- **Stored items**
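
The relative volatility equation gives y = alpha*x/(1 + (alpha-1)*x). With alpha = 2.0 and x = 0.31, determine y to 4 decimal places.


y = alpha*x / (1 + (alpha-1)*x)
y = 2.0*0.31 / (1 + (2.0-1)*0.31)
y = 0.62 / (1 + 0.31)
y = 0.62 / 1.31
y = 0.4733


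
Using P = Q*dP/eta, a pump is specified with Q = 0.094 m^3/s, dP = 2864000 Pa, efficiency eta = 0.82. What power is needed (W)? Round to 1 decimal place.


P = Q * dP / eta
P = 0.094 * 2864000 / 0.82
P = 269216.0 / 0.82
P = 328312.2 W


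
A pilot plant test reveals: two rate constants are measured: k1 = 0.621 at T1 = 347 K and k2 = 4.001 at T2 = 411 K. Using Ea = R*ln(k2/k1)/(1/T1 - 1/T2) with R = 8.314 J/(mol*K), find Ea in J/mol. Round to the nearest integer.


Ea = R * ln(k2/k1) / (1/T1 - 1/T2)
ln(k2/k1) = ln(4.001/0.621) = 1.8629685
1/T1 - 1/T2 = 1/347 - 1/411 = 0.000448754356
Ea = 8.314 * 1.8629685 / 0.000448754356
Ea = 34515 J/mol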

- **Exercise details**
Only the lines from the one containing "A pilot plant" through the end of the records above belong in the answer, each exactly as written.

- **Result**
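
A pilot plant test reveals: two rate constants are measured: k1 = 0.621 at T1 = 347 K and k2 = 4.001 at T2 = 411 K. Using Ea = R*ln(k2/k1)/(1/T1 - 1/T2) with R = 8.314 J/(mol*K), find Ea in J/mol. Round to the nearest integer.


Ea = R * ln(k2/k1) / (1/T1 - 1/T2)
ln(k2/k1) = ln(4.001/0.621) = 1.8629685
1/T1 - 1/T2 = 1/347 - 1/411 = 0.000448754356
Ea = 8.314 * 1.8629685 / 0.000448754356
Ea = 34515 J/mol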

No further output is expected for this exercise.